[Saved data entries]
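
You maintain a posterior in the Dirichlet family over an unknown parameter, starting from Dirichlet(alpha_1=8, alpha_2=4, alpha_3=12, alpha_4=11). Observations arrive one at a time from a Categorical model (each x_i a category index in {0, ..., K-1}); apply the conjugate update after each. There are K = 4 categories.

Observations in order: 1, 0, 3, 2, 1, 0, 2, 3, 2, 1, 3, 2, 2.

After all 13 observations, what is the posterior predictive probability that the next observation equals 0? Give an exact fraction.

obs 1: x=1 → posterior Dirichlet(8, 5, 12, 11)
obs 2: x=0 → posterior Dirichlet(9, 5, 12, 11)
obs 3: x=3 → posterior Dirichlet(9, 5, 12, 12)
obs 4: x=2 → posterior Dirichlet(9, 5, 13, 12)
obs 5: x=1 → posterior Dirichlet(9, 6, 13, 12)
obs 6: x=0 → posterior Dirichlet(10, 6, 13, 12)
obs 7: x=2 → posterior Dirichlet(10, 6, 14, 12)
obs 8: x=3 → posterior Dirichlet(10, 6, 14, 13)
obs 9: x=2 → posterior Dirichlet(10, 6, 15, 13)
obs 10: x=1 → posterior Dirichlet(10, 7, 15, 13)
obs 11: x=3 → posterior Dirichlet(10, 7, 15, 14)
obs 12: x=2 → posterior Dirichlet(10, 7, 16, 14)
obs 13: x=2 → posterior Dirichlet(10, 7, 17, 14)

5/24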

-- YOUR ASSIGNMENT --
Transcribe every entry, keeping each line exactly as it reads.

-- THE COMPLETED TASK --
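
You maintain a posterior in the Dirichlet family over an unknown parameter, starting from Dirichlet(alpha_1=8, alpha_2=4, alpha_3=12, alpha_4=11). Observations arrive one at a time from a Categorical model (each x_i a category index in {0, ..., K-1}); apply the conjugate update after each. There are K = 4 categories.

Observations in order: 1, 0, 3, 2, 1, 0, 2, 3, 2, 1, 3, 2, 2.

After all 13 observations, what is the posterior predictive probability that the next observation equals 0? Give an exact fraction.

obs 1: x=1 → posterior Dirichlet(8, 5, 12, 11)
obs 2: x=0 → posterior Dirichlet(9, 5, 12, 11)
obs 3: x=3 → posterior Dirichlet(9, 5, 12, 12)
obs 4: x=2 → posterior Dirichlet(9, 5, 13, 12)
obs 5: x=1 → posterior Dirichlet(9, 6, 13, 12)
obs 6: x=0 → posterior Dirichlet(10, 6, 13, 12)
obs 7: x=2 → posterior Dirichlet(10, 6, 14, 12)
obs 8: x=3 → posterior Dirichlet(10, 6, 14, 13)
obs 9: x=2 → posterior Dirichlet(10, 6, 15, 13)
obs 10: x=1 → posterior Dirichlet(10, 7, 15, 13)
obs 11: x=3 → posterior Dirichlet(10, 7, 15, 14)
obs 12: x=2 → posterior Dirichlet(10, 7, 16, 14)
obs 13: x=2 → posterior Dirichlet(10, 7, 17, 14)

5/24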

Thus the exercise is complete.